■ **EXERCISE OBJECTIVE**: The whole listing below needs to be retyped without a single change.

━━ ENTRIES SHOWN

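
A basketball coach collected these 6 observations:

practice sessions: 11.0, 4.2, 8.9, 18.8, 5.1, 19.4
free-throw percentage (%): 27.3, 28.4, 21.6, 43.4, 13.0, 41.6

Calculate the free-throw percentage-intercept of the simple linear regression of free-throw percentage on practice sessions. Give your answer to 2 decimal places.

12.00

n = 6, Σx = 67.4, Σy = 175.3, Σxy = 2301.08, Σx² = 973.66
Sxx = Σx² − (Σx)²/n = 973.66 − 757.126667 = 216.533333
Sxy = Σxy − (Σx)(Σy)/n = 2301.08 − 1969.203333 = 331.876667
b = Sxy/Sxx = 331.876667/216.533333 = 1.532682
a = ȳ − b·x̄ = 29.216667 − 1.532682·11.233333 = 11.999543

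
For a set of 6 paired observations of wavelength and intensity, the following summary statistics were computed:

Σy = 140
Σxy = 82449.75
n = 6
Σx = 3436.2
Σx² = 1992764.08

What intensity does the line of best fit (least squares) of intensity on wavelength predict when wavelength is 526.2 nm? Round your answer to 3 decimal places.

19.083

Sxx = Σx² − (Σx)²/n = 1992764.08 − 1967911.74 = 24852.34
Sxy = Σxy − (Σx)(Σy)/n = 82449.75 − 80178 = 2271.75
b = Sxy/Sxx = 2271.75/24852.34 = 0.091410
a = ȳ − b·x̄ = 23.333333 − 0.091410·572.7 = -29.017118
ŷ(526.2) = a + b·526.2 = -29.017118 + 0.091410·526.2 = 19.082773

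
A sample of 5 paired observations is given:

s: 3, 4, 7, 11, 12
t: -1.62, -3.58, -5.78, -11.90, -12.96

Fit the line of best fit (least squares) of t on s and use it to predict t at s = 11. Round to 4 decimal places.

n = 5, Σx = 37, Σy = -35.84, Σxy = -346.06, Σx² = 339
Sxx = Σx² − (Σx)²/n = 339 − 273.8 = 65.2
Sxy = Σxy − (Σx)(Σy)/n = -346.06 − (-265.216) = -80.844
b = Sxy/Sxx = -80.844/65.2 = -1.239939
a = ȳ − b·x̄ = -7.168 − (-1.239939)·7.4 = 2.007546
ŷ(11) = a + b·11 = 2.007546 + (-1.239939)·11 = -11.631779

-11.6318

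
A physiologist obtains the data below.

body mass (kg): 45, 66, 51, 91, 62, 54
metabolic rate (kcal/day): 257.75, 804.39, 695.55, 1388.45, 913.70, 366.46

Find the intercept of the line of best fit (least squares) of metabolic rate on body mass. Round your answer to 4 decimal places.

n = 6, Σx = 369, Σy = 4426.3, Σxy = 302948.73, Σx² = 24023
Sxx = Σx² − (Σx)²/n = 24023 − 22693.5 = 1329.5
Sxy = Σxy − (Σx)(Σy)/n = 302948.73 − 272217.45 = 30731.28
b = Sxy/Sxx = 30731.28/1329.5 = 23.114915
a = ȳ − b·x̄ = 737.716667 − 23.114915·61.5 = -683.850629

-683.8506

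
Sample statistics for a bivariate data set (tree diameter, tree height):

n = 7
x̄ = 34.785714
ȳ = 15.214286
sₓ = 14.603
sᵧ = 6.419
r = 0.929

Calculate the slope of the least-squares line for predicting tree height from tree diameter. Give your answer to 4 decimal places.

b = r · sᵧ/sₓ = 0.929 · 6.419/14.603 = 0.408358

0.4084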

━━━━

■ **RESPONSE FOR THIS EXERCISE**:
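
A basketball coach collected these 6 observations:

practice sessions: 11.0, 4.2, 8.9, 18.8, 5.1, 19.4
free-throw percentage (%): 27.3, 28.4, 21.6, 43.4, 13.0, 41.6

Calculate the free-throw percentage-intercept of the simple linear regression of free-throw percentage on practice sessions. Give your answer to 2 decimal places.

12.00

n = 6, Σx = 67.4, Σy = 175.3, Σxy = 2301.08, Σx² = 973.66
Sxx = Σx² − (Σx)²/n = 973.66 − 757.126667 = 216.533333
Sxy = Σxy − (Σx)(Σy)/n = 2301.08 − 1969.203333 = 331.876667
b = Sxy/Sxx = 331.876667/216.533333 = 1.532682
a = ȳ − b·x̄ = 29.216667 − 1.532682·11.233333 = 11.999543

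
For a set of 6 paired observations of wavelength and intensity, the following summary statistics were computed:

Σy = 140
Σxy = 82449.75
n = 6
Σx = 3436.2
Σx² = 1992764.08

What intensity does the line of best fit (least squares) of intensity on wavelength predict when wavelength is 526.2 nm? Round your answer to 3 decimal places.

19.083

Sxx = Σx² − (Σx)²/n = 1992764.08 − 1967911.74 = 24852.34
Sxy = Σxy − (Σx)(Σy)/n = 82449.75 − 80178 = 2271.75
b = Sxy/Sxx = 2271.75/24852.34 = 0.091410
a = ȳ − b·x̄ = 23.333333 − 0.091410·572.7 = -29.017118
ŷ(526.2) = a + b·526.2 = -29.017118 + 0.091410·526.2 = 19.082773

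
A sample of 5 paired observations is given:

s: 3, 4, 7, 11, 12
t: -1.62, -3.58, -5.78, -11.90, -12.96

Fit the line of best fit (least squares) of t on s and use it to predict t at s = 11. Round to 4 decimal places.

n = 5, Σx = 37, Σy = -35.84, Σxy = -346.06, Σx² = 339
Sxx = Σx² − (Σx)²/n = 339 − 273.8 = 65.2
Sxy = Σxy − (Σx)(Σy)/n = -346.06 − (-265.216) = -80.844
b = Sxy/Sxx = -80.844/65.2 = -1.239939
a = ȳ − b·x̄ = -7.168 − (-1.239939)·7.4 = 2.007546
ŷ(11) = a + b·11 = 2.007546 + (-1.239939)·11 = -11.631779

-11.6318

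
A physiologist obtains the data below.

body mass (kg): 45, 66, 51, 91, 62, 54
metabolic rate (kcal/day): 257.75, 804.39, 695.55, 1388.45, 913.70, 366.46

Find the intercept of the line of best fit (least squares) of metabolic rate on body mass. Round your answer to 4 decimal places.

n = 6, Σx = 369, Σy = 4426.3, Σxy = 302948.73, Σx² = 24023
Sxx = Σx² − (Σx)²/n = 24023 − 22693.5 = 1329.5
Sxy = Σxy − (Σx)(Σy)/n = 302948.73 − 272217.45 = 30731.28
b = Sxy/Sxx = 30731.28/1329.5 = 23.114915
a = ȳ − b·x̄ = 737.716667 − 23.114915·61.5 = -683.850629

-683.8506

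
Sample statistics for a bivariate data set (tree diameter, tree height):

n = 7
x̄ = 34.785714
ȳ = 15.214286
sₓ = 14.603
sᵧ = 6.419
r = 0.929

Calculate the slope of the least-squares line for predicting tree height from tree diameter. Give your answer to 4 decimal places.

b = r · sᵧ/sₓ = 0.929 · 6.419/14.603 = 0.408358

0.4084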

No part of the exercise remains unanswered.